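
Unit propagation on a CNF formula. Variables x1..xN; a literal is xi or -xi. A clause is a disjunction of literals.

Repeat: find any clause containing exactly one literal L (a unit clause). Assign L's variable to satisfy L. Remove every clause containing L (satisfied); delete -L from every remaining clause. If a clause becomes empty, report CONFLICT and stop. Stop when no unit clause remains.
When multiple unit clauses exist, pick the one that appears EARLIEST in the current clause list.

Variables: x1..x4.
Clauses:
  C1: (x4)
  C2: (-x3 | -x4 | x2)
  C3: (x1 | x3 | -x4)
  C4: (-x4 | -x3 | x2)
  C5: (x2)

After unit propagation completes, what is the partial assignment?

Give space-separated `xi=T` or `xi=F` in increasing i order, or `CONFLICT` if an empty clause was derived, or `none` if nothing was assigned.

Answer: x2=T x4=T

Derivation:
unit clause [4] forces x4=T; simplify:
  drop -4 from [-3, -4, 2] -> [-3, 2]
  drop -4 from [1, 3, -4] -> [1, 3]
  drop -4 from [-4, -3, 2] -> [-3, 2]
  satisfied 1 clause(s); 4 remain; assigned so far: [4]
unit clause [2] forces x2=T; simplify:
  satisfied 3 clause(s); 1 remain; assigned so far: [2, 4]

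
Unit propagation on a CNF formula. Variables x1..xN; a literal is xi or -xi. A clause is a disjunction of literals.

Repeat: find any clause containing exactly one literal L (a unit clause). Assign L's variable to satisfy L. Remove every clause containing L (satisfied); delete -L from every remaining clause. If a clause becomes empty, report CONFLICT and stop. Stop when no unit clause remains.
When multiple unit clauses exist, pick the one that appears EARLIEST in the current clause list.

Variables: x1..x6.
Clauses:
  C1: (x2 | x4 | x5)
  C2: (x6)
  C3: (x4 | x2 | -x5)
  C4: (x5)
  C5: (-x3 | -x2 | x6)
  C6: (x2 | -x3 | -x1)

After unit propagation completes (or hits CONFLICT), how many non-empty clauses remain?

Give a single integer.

Answer: 2

Derivation:
unit clause [6] forces x6=T; simplify:
  satisfied 2 clause(s); 4 remain; assigned so far: [6]
unit clause [5] forces x5=T; simplify:
  drop -5 from [4, 2, -5] -> [4, 2]
  satisfied 2 clause(s); 2 remain; assigned so far: [5, 6]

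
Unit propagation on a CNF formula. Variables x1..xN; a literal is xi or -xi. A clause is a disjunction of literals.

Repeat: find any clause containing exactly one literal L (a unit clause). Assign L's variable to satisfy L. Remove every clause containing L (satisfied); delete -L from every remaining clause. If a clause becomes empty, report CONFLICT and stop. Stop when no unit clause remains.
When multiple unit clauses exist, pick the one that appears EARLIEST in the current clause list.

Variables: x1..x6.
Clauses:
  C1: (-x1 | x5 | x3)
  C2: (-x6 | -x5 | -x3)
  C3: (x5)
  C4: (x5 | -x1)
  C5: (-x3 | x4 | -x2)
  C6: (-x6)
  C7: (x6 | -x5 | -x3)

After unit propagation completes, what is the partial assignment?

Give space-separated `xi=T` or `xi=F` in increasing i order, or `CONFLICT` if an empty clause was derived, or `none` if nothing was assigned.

unit clause [5] forces x5=T; simplify:
  drop -5 from [-6, -5, -3] -> [-6, -3]
  drop -5 from [6, -5, -3] -> [6, -3]
  satisfied 3 clause(s); 4 remain; assigned so far: [5]
unit clause [-6] forces x6=F; simplify:
  drop 6 from [6, -3] -> [-3]
  satisfied 2 clause(s); 2 remain; assigned so far: [5, 6]
unit clause [-3] forces x3=F; simplify:
  satisfied 2 clause(s); 0 remain; assigned so far: [3, 5, 6]

Answer: x3=F x5=T x6=F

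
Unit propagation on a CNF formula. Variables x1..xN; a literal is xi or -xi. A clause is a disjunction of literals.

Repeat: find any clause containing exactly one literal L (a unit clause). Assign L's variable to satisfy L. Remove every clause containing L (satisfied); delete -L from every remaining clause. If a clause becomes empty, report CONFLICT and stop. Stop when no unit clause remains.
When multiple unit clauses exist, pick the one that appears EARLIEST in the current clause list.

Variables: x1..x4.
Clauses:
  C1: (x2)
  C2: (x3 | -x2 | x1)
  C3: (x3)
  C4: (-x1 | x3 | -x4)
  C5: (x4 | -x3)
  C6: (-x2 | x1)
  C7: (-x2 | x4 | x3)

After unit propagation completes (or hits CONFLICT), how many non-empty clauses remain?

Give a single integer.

unit clause [2] forces x2=T; simplify:
  drop -2 from [3, -2, 1] -> [3, 1]
  drop -2 from [-2, 1] -> [1]
  drop -2 from [-2, 4, 3] -> [4, 3]
  satisfied 1 clause(s); 6 remain; assigned so far: [2]
unit clause [3] forces x3=T; simplify:
  drop -3 from [4, -3] -> [4]
  satisfied 4 clause(s); 2 remain; assigned so far: [2, 3]
unit clause [4] forces x4=T; simplify:
  satisfied 1 clause(s); 1 remain; assigned so far: [2, 3, 4]
unit clause [1] forces x1=T; simplify:
  satisfied 1 clause(s); 0 remain; assigned so far: [1, 2, 3, 4]

Answer: 0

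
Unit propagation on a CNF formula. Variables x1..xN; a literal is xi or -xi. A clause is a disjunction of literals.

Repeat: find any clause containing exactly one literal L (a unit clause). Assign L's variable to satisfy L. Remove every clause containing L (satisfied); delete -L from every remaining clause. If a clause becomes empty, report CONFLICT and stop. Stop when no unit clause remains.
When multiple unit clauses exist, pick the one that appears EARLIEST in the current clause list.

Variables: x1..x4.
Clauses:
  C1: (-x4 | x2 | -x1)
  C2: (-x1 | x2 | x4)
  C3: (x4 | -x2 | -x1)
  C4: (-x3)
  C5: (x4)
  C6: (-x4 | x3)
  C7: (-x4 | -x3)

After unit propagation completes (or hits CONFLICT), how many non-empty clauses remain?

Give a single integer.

unit clause [-3] forces x3=F; simplify:
  drop 3 from [-4, 3] -> [-4]
  satisfied 2 clause(s); 5 remain; assigned so far: [3]
unit clause [4] forces x4=T; simplify:
  drop -4 from [-4, 2, -1] -> [2, -1]
  drop -4 from [-4] -> [] (empty!)
  satisfied 3 clause(s); 2 remain; assigned so far: [3, 4]
CONFLICT (empty clause)

Answer: 1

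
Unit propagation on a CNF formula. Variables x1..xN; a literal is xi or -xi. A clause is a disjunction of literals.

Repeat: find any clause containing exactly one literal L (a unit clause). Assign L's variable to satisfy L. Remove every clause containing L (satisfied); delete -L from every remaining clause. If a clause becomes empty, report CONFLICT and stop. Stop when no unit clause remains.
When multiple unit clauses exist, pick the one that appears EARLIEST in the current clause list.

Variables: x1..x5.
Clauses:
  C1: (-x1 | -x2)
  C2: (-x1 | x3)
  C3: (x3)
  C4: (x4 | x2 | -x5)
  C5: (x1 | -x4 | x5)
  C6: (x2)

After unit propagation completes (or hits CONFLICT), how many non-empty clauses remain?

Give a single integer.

Answer: 1

Derivation:
unit clause [3] forces x3=T; simplify:
  satisfied 2 clause(s); 4 remain; assigned so far: [3]
unit clause [2] forces x2=T; simplify:
  drop -2 from [-1, -2] -> [-1]
  satisfied 2 clause(s); 2 remain; assigned so far: [2, 3]
unit clause [-1] forces x1=F; simplify:
  drop 1 from [1, -4, 5] -> [-4, 5]
  satisfied 1 clause(s); 1 remain; assigned so far: [1, 2, 3]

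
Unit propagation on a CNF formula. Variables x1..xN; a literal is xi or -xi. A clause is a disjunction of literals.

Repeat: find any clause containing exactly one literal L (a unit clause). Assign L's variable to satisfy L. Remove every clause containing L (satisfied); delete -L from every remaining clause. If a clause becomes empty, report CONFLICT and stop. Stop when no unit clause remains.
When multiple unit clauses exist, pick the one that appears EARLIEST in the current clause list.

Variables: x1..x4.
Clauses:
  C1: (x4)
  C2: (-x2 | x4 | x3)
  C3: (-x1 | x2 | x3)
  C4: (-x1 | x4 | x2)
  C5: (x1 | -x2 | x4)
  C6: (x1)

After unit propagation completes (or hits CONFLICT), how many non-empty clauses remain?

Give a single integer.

Answer: 1

Derivation:
unit clause [4] forces x4=T; simplify:
  satisfied 4 clause(s); 2 remain; assigned so far: [4]
unit clause [1] forces x1=T; simplify:
  drop -1 from [-1, 2, 3] -> [2, 3]
  satisfied 1 clause(s); 1 remain; assigned so far: [1, 4]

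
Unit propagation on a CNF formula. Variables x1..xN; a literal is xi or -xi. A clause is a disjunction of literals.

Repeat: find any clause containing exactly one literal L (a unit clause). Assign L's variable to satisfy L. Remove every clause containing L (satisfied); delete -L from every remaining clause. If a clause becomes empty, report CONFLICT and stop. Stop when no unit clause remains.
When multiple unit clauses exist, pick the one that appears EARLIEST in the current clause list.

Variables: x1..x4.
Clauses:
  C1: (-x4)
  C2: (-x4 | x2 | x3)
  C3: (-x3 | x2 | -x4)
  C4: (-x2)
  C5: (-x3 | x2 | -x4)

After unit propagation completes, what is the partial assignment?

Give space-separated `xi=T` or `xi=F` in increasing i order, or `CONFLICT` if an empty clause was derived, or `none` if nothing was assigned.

Answer: x2=F x4=F

Derivation:
unit clause [-4] forces x4=F; simplify:
  satisfied 4 clause(s); 1 remain; assigned so far: [4]
unit clause [-2] forces x2=F; simplify:
  satisfied 1 clause(s); 0 remain; assigned so far: [2, 4]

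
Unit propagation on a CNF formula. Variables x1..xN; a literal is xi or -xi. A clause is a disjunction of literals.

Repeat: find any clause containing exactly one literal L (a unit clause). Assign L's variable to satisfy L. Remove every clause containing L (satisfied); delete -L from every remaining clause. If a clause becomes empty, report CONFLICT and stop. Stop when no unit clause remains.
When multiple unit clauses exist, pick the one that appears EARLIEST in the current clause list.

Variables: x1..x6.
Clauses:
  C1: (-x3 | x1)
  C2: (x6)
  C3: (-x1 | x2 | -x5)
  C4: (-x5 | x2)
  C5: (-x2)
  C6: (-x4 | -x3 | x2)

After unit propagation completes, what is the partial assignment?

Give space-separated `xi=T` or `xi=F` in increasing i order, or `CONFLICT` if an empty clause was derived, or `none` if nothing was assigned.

Answer: x2=F x5=F x6=T

Derivation:
unit clause [6] forces x6=T; simplify:
  satisfied 1 clause(s); 5 remain; assigned so far: [6]
unit clause [-2] forces x2=F; simplify:
  drop 2 from [-1, 2, -5] -> [-1, -5]
  drop 2 from [-5, 2] -> [-5]
  drop 2 from [-4, -3, 2] -> [-4, -3]
  satisfied 1 clause(s); 4 remain; assigned so far: [2, 6]
unit clause [-5] forces x5=F; simplify:
  satisfied 2 clause(s); 2 remain; assigned so far: [2, 5, 6]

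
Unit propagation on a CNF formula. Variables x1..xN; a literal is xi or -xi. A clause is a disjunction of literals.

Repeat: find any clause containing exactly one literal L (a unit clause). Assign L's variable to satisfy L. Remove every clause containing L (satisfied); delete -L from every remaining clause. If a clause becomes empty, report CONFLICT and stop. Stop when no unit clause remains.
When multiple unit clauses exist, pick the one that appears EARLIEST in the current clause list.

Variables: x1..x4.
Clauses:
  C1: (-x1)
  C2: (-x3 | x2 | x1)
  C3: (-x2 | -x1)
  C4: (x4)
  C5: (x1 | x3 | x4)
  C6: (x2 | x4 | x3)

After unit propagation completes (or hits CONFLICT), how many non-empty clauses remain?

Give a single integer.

Answer: 1

Derivation:
unit clause [-1] forces x1=F; simplify:
  drop 1 from [-3, 2, 1] -> [-3, 2]
  drop 1 from [1, 3, 4] -> [3, 4]
  satisfied 2 clause(s); 4 remain; assigned so far: [1]
unit clause [4] forces x4=T; simplify:
  satisfied 3 clause(s); 1 remain; assigned so far: [1, 4]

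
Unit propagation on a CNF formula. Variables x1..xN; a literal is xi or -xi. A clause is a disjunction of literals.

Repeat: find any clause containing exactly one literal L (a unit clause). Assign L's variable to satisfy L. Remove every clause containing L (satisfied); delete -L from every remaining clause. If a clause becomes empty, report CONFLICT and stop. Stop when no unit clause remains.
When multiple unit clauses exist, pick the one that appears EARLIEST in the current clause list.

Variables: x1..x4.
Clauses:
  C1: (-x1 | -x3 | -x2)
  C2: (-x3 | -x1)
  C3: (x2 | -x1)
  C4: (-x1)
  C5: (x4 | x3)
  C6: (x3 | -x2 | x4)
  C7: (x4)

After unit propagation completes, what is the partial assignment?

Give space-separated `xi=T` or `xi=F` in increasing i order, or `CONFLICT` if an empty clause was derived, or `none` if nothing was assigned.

Answer: x1=F x4=T

Derivation:
unit clause [-1] forces x1=F; simplify:
  satisfied 4 clause(s); 3 remain; assigned so far: [1]
unit clause [4] forces x4=T; simplify:
  satisfied 3 clause(s); 0 remain; assigned so far: [1, 4]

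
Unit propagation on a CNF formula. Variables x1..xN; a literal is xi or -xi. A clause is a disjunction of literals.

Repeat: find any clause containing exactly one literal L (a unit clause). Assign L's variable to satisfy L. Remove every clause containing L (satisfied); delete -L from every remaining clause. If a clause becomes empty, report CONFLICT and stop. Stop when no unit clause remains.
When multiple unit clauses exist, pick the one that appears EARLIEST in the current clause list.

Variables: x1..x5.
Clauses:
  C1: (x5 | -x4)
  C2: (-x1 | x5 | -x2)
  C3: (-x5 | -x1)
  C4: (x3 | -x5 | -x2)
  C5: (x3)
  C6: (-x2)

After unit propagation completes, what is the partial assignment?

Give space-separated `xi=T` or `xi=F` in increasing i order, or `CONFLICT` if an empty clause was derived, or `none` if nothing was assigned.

unit clause [3] forces x3=T; simplify:
  satisfied 2 clause(s); 4 remain; assigned so far: [3]
unit clause [-2] forces x2=F; simplify:
  satisfied 2 clause(s); 2 remain; assigned so far: [2, 3]

Answer: x2=F x3=T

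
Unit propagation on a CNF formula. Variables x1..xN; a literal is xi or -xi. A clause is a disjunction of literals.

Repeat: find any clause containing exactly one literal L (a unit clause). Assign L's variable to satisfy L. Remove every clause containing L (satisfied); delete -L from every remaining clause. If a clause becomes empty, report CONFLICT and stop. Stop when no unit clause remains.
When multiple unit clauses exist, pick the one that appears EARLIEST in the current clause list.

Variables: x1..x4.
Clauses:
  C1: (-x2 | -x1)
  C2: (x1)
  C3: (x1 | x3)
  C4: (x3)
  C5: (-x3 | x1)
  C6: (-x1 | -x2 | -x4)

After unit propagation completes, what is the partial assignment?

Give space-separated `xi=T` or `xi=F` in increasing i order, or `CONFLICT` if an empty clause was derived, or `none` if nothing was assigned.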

■ Task details
From the first line of the data above through the line containing "C3: (x1 | x3 | -x4)", set each line down again exactly; include both ends and omit everything else.

■ Finished task
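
Unit propagation on a CNF formula. Variables x1..xN; a literal is xi or -xi. A clause is a disjunction of literals.

Repeat: find any clause containing exactly one literal L (a unit clause). Assign L's variable to satisfy L. Remove every clause containing L (satisfied); delete -L from every remaining clause. If a clause becomes empty, report CONFLICT and stop. Stop when no unit clause remains.
When multiple unit clauses exist, pick the one that appears EARLIEST in the current clause list.

Variables: x1..x4.
Clauses:
  C1: (x4)
  C2: (-x3 | -x4 | x2)
  C3: (x1 | x3 | -x4)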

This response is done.